All of the data below needs to be set down again, exactly as shown.
▬▬▬▬▬▬
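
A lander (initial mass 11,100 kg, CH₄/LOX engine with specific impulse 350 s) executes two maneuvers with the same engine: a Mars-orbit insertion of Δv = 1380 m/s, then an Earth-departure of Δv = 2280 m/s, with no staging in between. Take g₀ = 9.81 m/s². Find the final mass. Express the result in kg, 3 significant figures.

v_e = Isp · g₀ = 350 × 9.81 = 3433.5 m/s.
After the first burn: m = 11100 × exp(−1380/3433.5) = 11100 × 0.66903 = 7,426.23 kg.
After the second burn: m = 7,426.23 × exp(−2280/3433.5) = 7,426.23 × 0.51476 = 3,822.73 kg.

final mass ≈ 3820 kg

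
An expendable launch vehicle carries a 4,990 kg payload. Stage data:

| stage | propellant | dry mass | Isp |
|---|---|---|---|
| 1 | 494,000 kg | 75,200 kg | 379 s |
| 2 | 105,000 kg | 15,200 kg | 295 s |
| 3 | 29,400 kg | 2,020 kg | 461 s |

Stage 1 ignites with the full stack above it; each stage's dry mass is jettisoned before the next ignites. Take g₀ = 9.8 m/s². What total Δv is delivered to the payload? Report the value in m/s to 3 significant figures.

Δv ≈ 14900 m/s

Ignition mass of stage 1 = 494,000+75,200 + 105,000+15,200 + 29,400+2,020 + 4,990 = 725,810 kg.
Stage 1: m₀ = 725,810 kg, m_f = 725,810 − 494,000 = 231,810 kg; Δv = 379×9.8×ln(3.131) = 3714.2×1.1414 ≈ 4239 m/s.
Stage 2: m₀ = 156,610 kg, m_f = 156,610 − 105,000 = 51,610 kg; Δv = 295×9.8×ln(3.034) = 2891.0×1.1100 ≈ 3209 m/s.
Stage 3: m₀ = 36,410 kg, m_f = 36,410 − 29,400 = 7,010 kg; Δv = 461×9.8×ln(5.194) = 4517.8×1.6475 ≈ 7443 m/s.
Total Δv = 4239 + 3209 + 7443 = 14891 m/s.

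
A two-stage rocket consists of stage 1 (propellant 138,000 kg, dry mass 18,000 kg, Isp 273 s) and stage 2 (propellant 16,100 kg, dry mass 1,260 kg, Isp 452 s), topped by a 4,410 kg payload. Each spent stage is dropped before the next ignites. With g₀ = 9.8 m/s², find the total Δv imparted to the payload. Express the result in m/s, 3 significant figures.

Δv ≈ 9970 m/s

Ignition mass of stage 1 = 138,000+18,000 + 16,100+1,260 + 4,410 = 177,770 kg.
Stage 1: m₀ = 177,770 kg, m_f = 177,770 − 138,000 = 39,770 kg; Δv = 273×9.8×ln(4.47) = 2675.4×1.4974 ≈ 4006 m/s.
Stage 2: m₀ = 21,770 kg, m_f = 21,770 − 16,100 = 5,670 kg; Δv = 452×9.8×ln(3.84) = 4429.6×1.3453 ≈ 5959 m/s.
Total Δv = 4006 + 5959 = 9965 m/s.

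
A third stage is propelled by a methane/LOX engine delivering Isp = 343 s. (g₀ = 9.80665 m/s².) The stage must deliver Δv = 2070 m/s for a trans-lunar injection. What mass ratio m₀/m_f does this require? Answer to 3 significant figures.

mass ratio ≈ 1.85

v_e = Isp · g₀ = 343 × 9.80665 = 3363.7 m/s.
By the Tsiolkovsky rocket equation, m₀/m_f = exp(Δv / v_e) = exp(2070 / 3363.7) = exp(0.6154) = 1.8504.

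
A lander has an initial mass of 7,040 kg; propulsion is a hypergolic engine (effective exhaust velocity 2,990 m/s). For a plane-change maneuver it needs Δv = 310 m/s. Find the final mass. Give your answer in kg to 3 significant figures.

final mass ≈ 6350 kg

Rocket equation: m₀/m_f = exp(Δv / v_e) = exp(310 / 2990.0) = exp(0.1037) = 1.1092.
m_f = m₀ / 1.1092 = 7,040 / 1.1092 = 6,346.92 kg.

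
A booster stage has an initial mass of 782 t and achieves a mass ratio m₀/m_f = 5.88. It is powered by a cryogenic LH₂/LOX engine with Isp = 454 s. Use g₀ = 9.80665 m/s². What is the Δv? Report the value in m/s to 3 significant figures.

v_e = Isp · g₀ = 454 × 9.80665 = 4452.2 m/s.
Δv = v_e · ln(5.88) = 4452.2 × 1.7716 ≈ 7887.4 m/s.

Δv ≈ 7890 m/s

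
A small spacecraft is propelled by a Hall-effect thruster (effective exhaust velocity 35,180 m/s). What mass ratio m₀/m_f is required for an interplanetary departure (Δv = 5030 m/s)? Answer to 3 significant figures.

Using Δv = v_e ln(m₀/m_f): m₀/m_f = exp(Δv / v_e) = exp(5030 / 35180.0) = exp(0.1430) = 1.1537.

mass ratio ≈ 1.15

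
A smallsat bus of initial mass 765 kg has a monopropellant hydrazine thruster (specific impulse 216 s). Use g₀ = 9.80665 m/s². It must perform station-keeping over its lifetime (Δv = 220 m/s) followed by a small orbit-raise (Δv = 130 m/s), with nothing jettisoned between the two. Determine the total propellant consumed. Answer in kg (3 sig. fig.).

total propellant consumed ≈ 117 kg

v_e = Isp · g₀ = 216 × 9.80665 = 2118.2 m/s.
After the first burn: m = 765 × exp(−220/2118.2) = 765 × 0.90135 = 689.533 kg.
After the second burn: m = 689.533 × exp(−130/2118.2) = 689.533 × 0.94047 = 648.485 kg.
Total propellant = m₀ − m_final = 765 − 648.485 = 116.515 kg.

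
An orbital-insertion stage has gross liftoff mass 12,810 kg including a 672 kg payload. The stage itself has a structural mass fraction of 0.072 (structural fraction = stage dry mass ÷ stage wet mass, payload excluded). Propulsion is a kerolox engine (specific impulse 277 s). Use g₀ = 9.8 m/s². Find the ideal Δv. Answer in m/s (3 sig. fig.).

Stage wet mass = m₀ − payload = 12,810 − 672 = 12,138 kg.
Stage dry mass = ε × stage wet mass = 0.072 × 12,138 = 873.936 kg.
Burnout mass m_f = stage dry + payload = 873.936 + 672 = 1,545.936 kg.
v_e = Isp · g₀ = 277 × 9.8 = 2714.6 m/s.
From the ideal rocket equation, Δv = v_e · ln(12,810/1,545.936) = 2714.6 × ln(8.286) = 2714.6 × 2.1146 ≈ 5740 m/s.

Δv ≈ 5740 m/s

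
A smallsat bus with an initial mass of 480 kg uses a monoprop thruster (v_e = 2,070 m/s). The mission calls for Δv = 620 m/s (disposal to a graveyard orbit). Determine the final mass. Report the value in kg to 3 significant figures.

final mass ≈ 356 kg

By the Tsiolkovsky rocket equation, m₀/m_f = exp(Δv / v_e) = exp(620 / 2070.0) = exp(0.2995) = 1.3492.
m_f = m₀ / 1.3492 = 480 / 1.3492 = 355.766 kg.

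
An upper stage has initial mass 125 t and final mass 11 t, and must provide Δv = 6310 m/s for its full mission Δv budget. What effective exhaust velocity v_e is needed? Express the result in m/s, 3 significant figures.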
▬▬▬▬▬▬
_Response to this task_
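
A lander (initial mass 11,100 kg, CH₄/LOX engine with specific impulse 350 s) executes two maneuvers with the same engine: a Mars-orbit insertion of Δv = 1380 m/s, then an Earth-departure of Δv = 2280 m/s, with no staging in between. Take g₀ = 9.81 m/s². Find the final mass. Express the result in kg, 3 significant figures.

v_e = Isp · g₀ = 350 × 9.81 = 3433.5 m/s.
After the first burn: m = 11100 × exp(−1380/3433.5) = 11100 × 0.66903 = 7,426.23 kg.
After the second burn: m = 7,426.23 × exp(−2280/3433.5) = 7,426.23 × 0.51476 = 3,822.73 kg.

final mass ≈ 3820 kg

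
An expendable launch vehicle carries a 4,990 kg payload. Stage data:

| stage | propellant | dry mass | Isp |
|---|---|---|---|
| 1 | 494,000 kg | 75,200 kg | 379 s |
| 2 | 105,000 kg | 15,200 kg | 295 s |
| 3 | 29,400 kg | 2,020 kg | 461 s |

Stage 1 ignites with the full stack above it; each stage's dry mass is jettisoned before the next ignites. Take g₀ = 9.8 m/s². What total Δv is delivered to the payload? Report the value in m/s to 3 significant figures.

Δv ≈ 14900 m/s

Ignition mass of stage 1 = 494,000+75,200 + 105,000+15,200 + 29,400+2,020 + 4,990 = 725,810 kg.
Stage 1: m₀ = 725,810 kg, m_f = 725,810 − 494,000 = 231,810 kg; Δv = 379×9.8×ln(3.131) = 3714.2×1.1414 ≈ 4239 m/s.
Stage 2: m₀ = 156,610 kg, m_f = 156,610 − 105,000 = 51,610 kg; Δv = 295×9.8×ln(3.034) = 2891.0×1.1100 ≈ 3209 m/s.
Stage 3: m₀ = 36,410 kg, m_f = 36,410 − 29,400 = 7,010 kg; Δv = 461×9.8×ln(5.194) = 4517.8×1.6475 ≈ 7443 m/s.
Total Δv = 4239 + 3209 + 7443 = 14891 m/s.

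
A two-stage rocket consists of stage 1 (propellant 138,000 kg, dry mass 18,000 kg, Isp 273 s) and stage 2 (propellant 16,100 kg, dry mass 1,260 kg, Isp 452 s), topped by a 4,410 kg payload. Each spent stage is dropped before the next ignites. With g₀ = 9.8 m/s², find the total Δv imparted to the payload. Express the result in m/s, 3 significant figures.

Δv ≈ 9970 m/s

Ignition mass of stage 1 = 138,000+18,000 + 16,100+1,260 + 4,410 = 177,770 kg.
Stage 1: m₀ = 177,770 kg, m_f = 177,770 − 138,000 = 39,770 kg; Δv = 273×9.8×ln(4.47) = 2675.4×1.4974 ≈ 4006 m/s.
Stage 2: m₀ = 21,770 kg, m_f = 21,770 − 16,100 = 5,670 kg; Δv = 452×9.8×ln(3.84) = 4429.6×1.3453 ≈ 5959 m/s.
Total Δv = 4006 + 5959 = 9965 m/s.

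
A third stage is propelled by a methane/LOX engine delivering Isp = 343 s. (g₀ = 9.80665 m/s².) The stage must deliver Δv = 2070 m/s for a trans-lunar injection. What mass ratio m₀/m_f does this require? Answer to 3 significant figures.

mass ratio ≈ 1.85

v_e = Isp · g₀ = 343 × 9.80665 = 3363.7 m/s.
By the Tsiolkovsky rocket equation, m₀/m_f = exp(Δv / v_e) = exp(2070 / 3363.7) = exp(0.6154) = 1.8504.

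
A lander has an initial mass of 7,040 kg; propulsion is a hypergolic engine (effective exhaust velocity 2,990 m/s). For a plane-change maneuver it needs Δv = 310 m/s. Find the final mass. Give your answer in kg to 3 significant figures.

final mass ≈ 6350 kg

Rocket equation: m₀/m_f = exp(Δv / v_e) = exp(310 / 2990.0) = exp(0.1037) = 1.1092.
m_f = m₀ / 1.1092 = 7,040 / 1.1092 = 6,346.92 kg.

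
A booster stage has an initial mass of 782 t and achieves a mass ratio m₀/m_f = 5.88. It is powered by a cryogenic LH₂/LOX engine with Isp = 454 s. Use g₀ = 9.80665 m/s². What is the Δv? Report the value in m/s to 3 significant figures.

v_e = Isp · g₀ = 454 × 9.80665 = 4452.2 m/s.
Δv = v_e · ln(5.88) = 4452.2 × 1.7716 ≈ 7887.4 m/s.

Δv ≈ 7890 m/s

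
A small spacecraft is propelled by a Hall-effect thruster (effective exhaust velocity 35,180 m/s). What mass ratio m₀/m_f is required for an interplanetary departure (Δv = 5030 m/s)? Answer to 3 significant figures.

Using Δv = v_e ln(m₀/m_f): m₀/m_f = exp(Δv / v_e) = exp(5030 / 35180.0) = exp(0.1430) = 1.1537.

mass ratio ≈ 1.15

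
A smallsat bus of initial mass 765 kg has a monopropellant hydrazine thruster (specific impulse 216 s). Use g₀ = 9.80665 m/s². It must perform station-keeping over its lifetime (Δv = 220 m/s) followed by a small orbit-raise (Δv = 130 m/s), with nothing jettisoned between the two. Determine the total propellant consumed. Answer in kg (3 sig. fig.).

total propellant consumed ≈ 117 kg

v_e = Isp · g₀ = 216 × 9.80665 = 2118.2 m/s.
After the first burn: m = 765 × exp(−220/2118.2) = 765 × 0.90135 = 689.533 kg.
After the second burn: m = 689.533 × exp(−130/2118.2) = 689.533 × 0.94047 = 648.485 kg.
Total propellant = m₀ − m_final = 765 − 648.485 = 116.515 kg.

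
An orbital-insertion stage has gross liftoff mass 12,810 kg including a 672 kg payload. The stage itself has a structural mass fraction of 0.072 (structural fraction = stage dry mass ÷ stage wet mass, payload excluded). Propulsion is a kerolox engine (specific impulse 277 s). Use g₀ = 9.8 m/s². Find the ideal Δv. Answer in m/s (3 sig. fig.).

Stage wet mass = m₀ − payload = 12,810 − 672 = 12,138 kg.
Stage dry mass = ε × stage wet mass = 0.072 × 12,138 = 873.936 kg.
Burnout mass m_f = stage dry + payload = 873.936 + 672 = 1,545.936 kg.
v_e = Isp · g₀ = 277 × 9.8 = 2714.6 m/s.
From the ideal rocket equation, Δv = v_e · ln(12,810/1,545.936) = 2714.6 × ln(8.286) = 2714.6 × 2.1146 ≈ 5740 m/s.

Δv ≈ 5740 m/s

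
A smallsat bus with an initial mass of 480 kg uses a monoprop thruster (v_e = 2,070 m/s). The mission calls for Δv = 620 m/s (disposal to a graveyard orbit). Determine the final mass. Report the value in kg to 3 significant figures.

final mass ≈ 356 kg

By the Tsiolkovsky rocket equation, m₀/m_f = exp(Δv / v_e) = exp(620 / 2070.0) = exp(0.2995) = 1.3492.
m_f = m₀ / 1.3492 = 480 / 1.3492 = 355.766 kg.

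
An upper stage has initial mass 125 t and final mass 11 t, and must provide Δv = 6310 m/s for its full mission Δv budget. What effective exhaust velocity v_e is needed? Express the result in m/s, 3 significant figures.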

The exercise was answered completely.